▶ Problem requirements: A word-for-word copy of the whole listing is the required answer.

▶ Records for this exercise:
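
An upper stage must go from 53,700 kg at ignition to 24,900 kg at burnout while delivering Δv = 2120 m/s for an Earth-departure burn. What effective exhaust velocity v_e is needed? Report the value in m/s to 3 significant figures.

ln(m₀/m_f) = ln(53700/24900) = ln(2.157) = 0.7685.
Using Δv = v_e ln(m₀/m_f): v_e = Δv / ln(m₀/m_f) = 2120 / 0.7685 = 2758.5 m/s.

v_e ≈ 2760 m/s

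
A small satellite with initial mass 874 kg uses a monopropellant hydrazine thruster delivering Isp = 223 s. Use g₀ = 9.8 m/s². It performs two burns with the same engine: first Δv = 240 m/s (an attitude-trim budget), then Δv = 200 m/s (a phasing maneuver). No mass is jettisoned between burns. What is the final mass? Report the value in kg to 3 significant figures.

v_e = Isp · g₀ = 223 × 9.8 = 2185.4 m/s.
After the first burn: m = 874 × exp(−240/2185.4) = 874 × 0.89600 = 783.104 kg.
After the second burn: m = 783.104 × exp(−200/2185.4) = 783.104 × 0.91255 = 714.622 kg.

final mass ≈ 715 kg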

▶ Solution to the exercise:
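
An upper stage must go from 53,700 kg at ignition to 24,900 kg at burnout while delivering Δv = 2120 m/s for an Earth-departure burn. What effective exhaust velocity v_e is needed? Report the value in m/s to 3 significant figures.

ln(m₀/m_f) = ln(53700/24900) = ln(2.157) = 0.7685.
Using Δv = v_e ln(m₀/m_f): v_e = Δv / ln(m₀/m_f) = 2120 / 0.7685 = 2758.5 m/s.

v_e ≈ 2760 m/s

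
A small satellite with initial mass 874 kg uses a monopropellant hydrazine thruster delivering Isp = 223 s. Use g₀ = 9.8 m/s². It performs two burns with the same engine: first Δv = 240 m/s (an attitude-trim budget), then Δv = 200 m/s (a phasing maneuver). No mass is jettisoned between burns. What is the final mass? Report the value in kg to 3 significant figures.

v_e = Isp · g₀ = 223 × 9.8 = 2185.4 m/s.
After the first burn: m = 874 × exp(−240/2185.4) = 874 × 0.89600 = 783.104 kg.
After the second burn: m = 783.104 × exp(−200/2185.4) = 783.104 × 0.91255 = 714.622 kg.

final mass ≈ 715 kg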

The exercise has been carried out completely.